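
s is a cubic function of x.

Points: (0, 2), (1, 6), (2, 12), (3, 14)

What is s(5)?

Write s(x) = ax³ + bx² + cx + d; the 4 given values yield a linear system in the 4 coefficients.
Solving, s(x) = -x³ + 4x² + x + 2.
Then s(5) = -18.

-18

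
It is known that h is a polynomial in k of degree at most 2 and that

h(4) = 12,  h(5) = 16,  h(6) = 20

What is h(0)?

-4

First differences: 4, 4.
Level-1 differences are constant, so h has degree 1.
Fitting a degree-1 polynomial gives h(k) = 4k - 4.
The constant term is h(0) = -4.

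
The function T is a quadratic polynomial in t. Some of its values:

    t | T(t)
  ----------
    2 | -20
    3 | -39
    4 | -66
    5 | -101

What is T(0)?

-6

First differences: -19, -27, -35. Second differences: -8, -8.
Level-2 differences are constant, so T has degree 2.
Fitting a degree-2 polynomial gives T(t) = -4t² + t - 6.
Then T(0) = -6.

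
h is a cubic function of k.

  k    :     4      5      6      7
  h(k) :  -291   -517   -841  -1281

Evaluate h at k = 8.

Write h(k) = ak³ + bk² + ck + d; the 4 given values yield a linear system in the 4 coefficients.
Solving, h(k) = -3k³ - 4k² - 7k - 7.
Then h(8) = -1855.

-1855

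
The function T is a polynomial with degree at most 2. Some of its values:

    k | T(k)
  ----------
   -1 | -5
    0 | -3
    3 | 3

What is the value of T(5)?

Write T(k) = ak² + bk + c; the 3 given values yield a linear system in the 3 coefficients.
Solving, the leading coefficient vanishes, and T(k) = 2k - 3.
Then T(5) = 7.

7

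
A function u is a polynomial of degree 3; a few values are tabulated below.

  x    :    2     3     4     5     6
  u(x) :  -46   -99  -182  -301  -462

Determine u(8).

Write u(x) = ax³ + bx² + cx + d; the 5 given values yield a linear system in the 4 coefficients.
Solving, u(x) = -x³ - 6x² - 4x - 6.
Then u(8) = -934.

-934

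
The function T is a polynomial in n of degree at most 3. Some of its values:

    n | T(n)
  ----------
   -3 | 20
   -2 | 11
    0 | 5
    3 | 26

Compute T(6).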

**Exercise description**
Every line in the records above that contains the word "most" is to be copied out.

**Answer to the problem**
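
It is known that h is a polynomial in k of degree at most 2 and that
The function T is a polynomial with degree at most 2. Some of its values:
The function T is a polynomial in n of degree at most 3. Some of its values: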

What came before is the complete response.